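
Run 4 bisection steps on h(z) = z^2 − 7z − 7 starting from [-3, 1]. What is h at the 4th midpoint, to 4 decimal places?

-1.1875

h(-1) = 1 > 0, so the root lies in [-1, 1]
h(0) = -7 < 0, so the root lies in [-1, 0]
h(-0.5) = -3.25 < 0, so the root lies in [-1, -0.5]
h(-0.75) = -1.1875 < 0, so the root lies in [-1, -0.75]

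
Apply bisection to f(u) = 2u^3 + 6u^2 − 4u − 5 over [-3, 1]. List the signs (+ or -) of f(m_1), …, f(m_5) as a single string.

m = -1, f(m) = 3 (+); new bracket [-1, 1]
m = 0, f(m) = -5 (−); new bracket [-1, 0]
m = -0.5, f(m) = -1.75 (−); new bracket [-1, -0.5]
m = -0.75, f(m) = 0.5312 (+); new bracket [-0.75, -0.5]
m = -0.625, f(m) = -0.6445 (−); new bracket [-0.75, -0.625]

+--+-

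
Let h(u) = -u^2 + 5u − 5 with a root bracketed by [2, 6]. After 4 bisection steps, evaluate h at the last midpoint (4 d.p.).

midpoint 4: h = -1 < 0 → [2, 4]
midpoint 3: h = 1 > 0 → [3, 4]
midpoint 3.5: h = 0.25 > 0 → [3.5, 4]
midpoint 3.75: h = -0.3125 < 0 → [3.5, 3.75]

-0.3125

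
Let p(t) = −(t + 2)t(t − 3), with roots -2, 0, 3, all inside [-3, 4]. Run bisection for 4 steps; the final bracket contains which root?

t = 0.5 gives p = 3.125, positive; keep [0.5, 4]
t = 2.25 gives p = 7.171875, positive; keep [2.25, 4]
t = 3.125 gives p = -2.001953, negative; keep [2.25, 3.125]
t = 2.6875 gives p = 3.9368, positive; keep [2.6875, 3.125]

3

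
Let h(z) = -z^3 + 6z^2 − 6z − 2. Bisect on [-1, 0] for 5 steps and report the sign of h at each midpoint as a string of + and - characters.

+-+++

m = -0.5, h(m) = 2.625 (+); new bracket [-0.5, 0]
m = -0.25, h(m) = -0.109375 (−); new bracket [-0.5, -0.25]
m = -0.375, h(m) = 1.146484 (+); new bracket [-0.375, -0.25]
m = -0.3125, h(m) = 0.4915 (+); new bracket [-0.3125, -0.25]
m = -0.28125, h(m) = 0.1844 (+); new bracket [-0.28125, -0.25]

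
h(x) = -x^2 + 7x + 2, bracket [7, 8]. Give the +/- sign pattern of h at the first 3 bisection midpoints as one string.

midpoint 7.5: h = -1.75 < 0 → [7, 7.5]
midpoint 7.25: h = 0.1875 > 0 → [7.25, 7.5]
midpoint 7.375: h = -0.765625 < 0 → [7.25, 7.375]

-+-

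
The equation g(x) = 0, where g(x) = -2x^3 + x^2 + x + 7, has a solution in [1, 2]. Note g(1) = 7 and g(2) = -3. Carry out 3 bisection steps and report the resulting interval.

[1.75, 1.875]

m = 1.5, g(m) = 4 (+); new bracket [1.5, 2]
m = 1.75, g(m) = 1.09375 (+); new bracket [1.75, 2]
m = 1.875, g(m) = -0.792969 (−); new bracket [1.75, 1.875]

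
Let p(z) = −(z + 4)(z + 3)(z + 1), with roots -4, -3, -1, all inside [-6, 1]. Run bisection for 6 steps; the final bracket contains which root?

-1

m = -2.5, p(m) = 1.125 (+); new bracket [-2.5, 1]
m = -0.75, p(m) = -1.828125 (−); new bracket [-2.5, -0.75]
m = -1.625, p(m) = 2.041016 (+); new bracket [-1.625, -0.75]
m = -1.1875, p(m) = 0.9558 (+); new bracket [-1.1875, -0.75]
m = -0.96875, p(m) = -0.1924 (−); new bracket [-1.1875, -0.96875]
m = -1.078125, p(m) = 0.4387 (+); new bracket [-1.078125, -0.96875]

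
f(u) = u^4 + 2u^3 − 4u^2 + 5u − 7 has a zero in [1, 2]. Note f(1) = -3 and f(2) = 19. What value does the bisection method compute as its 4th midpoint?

1.3125

midpoint 1.5: f = 3.3125 > 0 → [1, 1.5]
midpoint 1.25: f = -0.652344 < 0 → [1.25, 1.5]
midpoint 1.375: f = 1.086182 > 0 → [1.25, 1.375]
midpoint 1.3125: f = 0.1614 > 0 → [1.25, 1.3125]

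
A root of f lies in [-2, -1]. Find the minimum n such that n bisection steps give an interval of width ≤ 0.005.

Width after n steps is 1/2^n. Need 2^n ≥ 1/0.005 = 200.
2^7 = 128 < 200 ≤ 2^8 = 256, so n = 8.

8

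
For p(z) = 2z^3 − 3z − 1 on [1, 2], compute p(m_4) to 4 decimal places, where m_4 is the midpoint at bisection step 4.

-0.4155

p(1.5) = 1.25 > 0, so the root lies in [1, 1.5]
p(1.25) = -0.84375 < 0, so the root lies in [1.25, 1.5]
p(1.375) = 0.074219 > 0, so the root lies in [1.25, 1.375]
p(1.3125) = -0.4155 < 0, so the root lies in [1.3125, 1.375]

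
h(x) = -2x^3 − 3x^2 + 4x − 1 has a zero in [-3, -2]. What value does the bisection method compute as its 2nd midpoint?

x = -2.5 gives h = 1.5, positive; keep [-2.5, -2]
x = -2.25 gives h = -2.40625, negative; keep [-2.5, -2.25]

-2.25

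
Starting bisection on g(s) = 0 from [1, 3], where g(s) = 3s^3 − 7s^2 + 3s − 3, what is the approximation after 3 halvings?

s = 2 gives g = -1, negative; keep [2, 3]
s = 2.5 gives g = 7.625, positive; keep [2, 2.5]
s = 2.25 gives g = 2.484375, positive; keep [2, 2.25]

2.25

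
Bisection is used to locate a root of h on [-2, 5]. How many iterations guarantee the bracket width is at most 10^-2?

10

Width after n steps is 7/2^n. Need 2^n ≥ 7/10^-2 = 700.
2^9 = 512 < 700 ≤ 2^10 = 1024, so n = 10.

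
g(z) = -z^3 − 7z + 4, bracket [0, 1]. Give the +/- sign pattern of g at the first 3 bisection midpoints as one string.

m = 0.5, g(m) = 0.375 (+); new bracket [0.5, 1]
m = 0.75, g(m) = -1.671875 (−); new bracket [0.5, 0.75]
m = 0.625, g(m) = -0.619141 (−); new bracket [0.5, 0.625]

+--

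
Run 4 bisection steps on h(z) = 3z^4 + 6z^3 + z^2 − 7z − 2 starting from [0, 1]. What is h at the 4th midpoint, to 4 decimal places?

-0.4223

z = 0.5 gives h = -4.3125, negative; keep [0.5, 1]
z = 0.75 gives h = -3.207031, negative; keep [0.75, 1]
z = 0.875 gives h = -1.581299, negative; keep [0.875, 1]
z = 0.9375 gives h = -0.4223, negative; keep [0.9375, 1]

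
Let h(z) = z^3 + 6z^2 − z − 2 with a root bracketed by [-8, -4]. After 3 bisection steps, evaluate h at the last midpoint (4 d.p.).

-16.6250

z = -6 gives h = 4, positive; keep [-8, -6]
z = -7 gives h = -44, negative; keep [-7, -6]
z = -6.5 gives h = -16.625, negative; keep [-6.5, -6]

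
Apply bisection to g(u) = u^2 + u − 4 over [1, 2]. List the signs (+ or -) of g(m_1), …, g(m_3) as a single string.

m = 1.5, g(m) = -0.25 (−); new bracket [1.5, 2]
m = 1.75, g(m) = 0.8125 (+); new bracket [1.5, 1.75]
m = 1.625, g(m) = 0.265625 (+); new bracket [1.5, 1.625]

-++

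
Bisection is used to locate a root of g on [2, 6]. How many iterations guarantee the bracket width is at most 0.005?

10

Width after n steps is 4/2^n. Need 2^n ≥ 4/0.005 = 800.
2^9 = 512 < 800 ≤ 2^10 = 1024, so n = 10.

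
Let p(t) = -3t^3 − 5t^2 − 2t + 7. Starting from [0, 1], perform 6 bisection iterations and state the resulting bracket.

[0.828125, 0.84375]

p(0.5) = 4.375 > 0, so the root lies in [0.5, 1]
p(0.75) = 1.421875 > 0, so the root lies in [0.75, 1]
p(0.875) = -0.587891 < 0, so the root lies in [0.75, 0.875]
p(0.8125) = 0.4651 > 0, so the root lies in [0.8125, 0.875]
p(0.84375) = -0.0491 < 0, so the root lies in [0.8125, 0.84375]
p(0.828125) = 0.211 > 0, so the root lies in [0.828125, 0.84375]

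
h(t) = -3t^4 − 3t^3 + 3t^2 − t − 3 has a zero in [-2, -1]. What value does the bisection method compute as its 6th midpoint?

-1.515625

m = -1.5, h(m) = 0.1875 (+); new bracket [-2, -1.5]
m = -1.75, h(m) = -4.121094 (−); new bracket [-1.75, -1.5]
m = -1.625, h(m) = -1.498779 (−); new bracket [-1.625, -1.5]
m = -1.5625, h(m) = -0.5506 (−); new bracket [-1.5625, -1.5]
m = -1.53125, h(m) = -0.1567 (−); new bracket [-1.53125, -1.5]
m = -1.515625, h(m) = 0.0214 (+); new bracket [-1.53125, -1.515625]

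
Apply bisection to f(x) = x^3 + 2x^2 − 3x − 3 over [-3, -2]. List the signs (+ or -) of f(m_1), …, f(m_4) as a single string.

x = -2.5 gives f = 1.375, positive; keep [-3, -2.5]
x = -2.75 gives f = -0.421875, negative; keep [-2.75, -2.5]
x = -2.625 gives f = 0.568359, positive; keep [-2.75, -2.625]
x = -2.6875 gives f = 0.0969, positive; keep [-2.75, -2.6875]

+-++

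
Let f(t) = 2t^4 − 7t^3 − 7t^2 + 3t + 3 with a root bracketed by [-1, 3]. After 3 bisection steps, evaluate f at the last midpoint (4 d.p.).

2.0000

f(1) = -6 < 0, so the root lies in [-1, 1]
f(0) = 3 > 0, so the root lies in [0, 1]
f(0.5) = 2 > 0, so the root lies in [0.5, 1]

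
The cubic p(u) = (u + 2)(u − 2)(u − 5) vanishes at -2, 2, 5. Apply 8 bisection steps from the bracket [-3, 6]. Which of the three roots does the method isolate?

-2

u = 1.5 gives p = 6.125, positive; keep [-3, 1.5]
u = -0.75 gives p = 19.765625, positive; keep [-3, -0.75]
u = -1.875 gives p = 3.330078, positive; keep [-3, -1.875]
u = -2.4375 gives p = -14.4392, negative; keep [-2.4375, -1.875]
u = -2.15625 gives p = -4.6474, negative; keep [-2.15625, -1.875]
u = -2.015625 gives p = -0.4402, negative; keep [-2.015625, -1.875]
u = -1.9453125 gives p = 1.4985, positive; keep [-2.015625, -1.9453125]
u = -1.98046875 gives p = 0.5427, positive; keep [-2.015625, -1.98046875]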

------------------------------------------------------------------------

WHAT THE TASK ASKS:
Beginning at the line where "Apply bisection to f(x)" appears, extract each line through the end of the data above; keep them exact and include nothing else.

ANSWER SPACE:
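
Apply bisection to f(x) = x^3 + 2x^2 − 3x − 3 over [-3, -2]. List the signs (+ or -) of f(m_1), …, f(m_4) as a single string.

x = -2.5 gives f = 1.375, positive; keep [-3, -2.5]
x = -2.75 gives f = -0.421875, negative; keep [-2.75, -2.5]
x = -2.625 gives f = 0.568359, positive; keep [-2.75, -2.625]
x = -2.6875 gives f = 0.0969, positive; keep [-2.75, -2.6875]

+-++

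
Let f(t) = 2t^4 − 7t^3 − 7t^2 + 3t + 3 with a root bracketed by [-1, 3]. After 3 bisection steps, evaluate f at the last midpoint (4 d.p.).

2.0000

f(1) = -6 < 0, so the root lies in [-1, 1]
f(0) = 3 > 0, so the root lies in [0, 1]
f(0.5) = 2 > 0, so the root lies in [0.5, 1]

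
The cubic p(u) = (u + 2)(u − 2)(u − 5) vanishes at -2, 2, 5. Apply 8 bisection steps from the bracket [-3, 6]. Which of the three roots does the method isolate?

-2

u = 1.5 gives p = 6.125, positive; keep [-3, 1.5]
u = -0.75 gives p = 19.765625, positive; keep [-3, -0.75]
u = -1.875 gives p = 3.330078, positive; keep [-3, -1.875]
u = -2.4375 gives p = -14.4392, negative; keep [-2.4375, -1.875]
u = -2.15625 gives p = -4.6474, negative; keep [-2.15625, -1.875]
u = -2.015625 gives p = -0.4402, negative; keep [-2.015625, -1.875]
u = -1.9453125 gives p = 1.4985, positive; keep [-2.015625, -1.9453125]
u = -1.98046875 gives p = 0.5427, positive; keep [-2.015625, -1.98046875]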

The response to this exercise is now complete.